Exercise
The answer must be the full listing, restated word for word.

Task data
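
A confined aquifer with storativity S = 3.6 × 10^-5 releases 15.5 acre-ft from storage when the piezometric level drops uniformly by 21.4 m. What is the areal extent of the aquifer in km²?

A ≈ 24.8 km²

ΔV = 15.5 acre-ft = 19120 m³
A = ΔV / (S × Δh) = 19120 / (3.6 × 10^-5 × 21.4) = 2.482 × 10^7 m²
A = 2.482 × 10^7 m² = 24.82 km²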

Result of this task
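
A confined aquifer with storativity S = 3.6 × 10^-5 releases 15.5 acre-ft from storage when the piezometric level drops uniformly by 21.4 m. What is the areal extent of the aquifer in km²?

A ≈ 24.8 km²

ΔV = 15.5 acre-ft = 19120 m³
A = ΔV / (S × Δh) = 19120 / (3.6 × 10^-5 × 21.4) = 2.482 × 10^7 m²
A = 2.482 × 10^7 m² = 24.82 km²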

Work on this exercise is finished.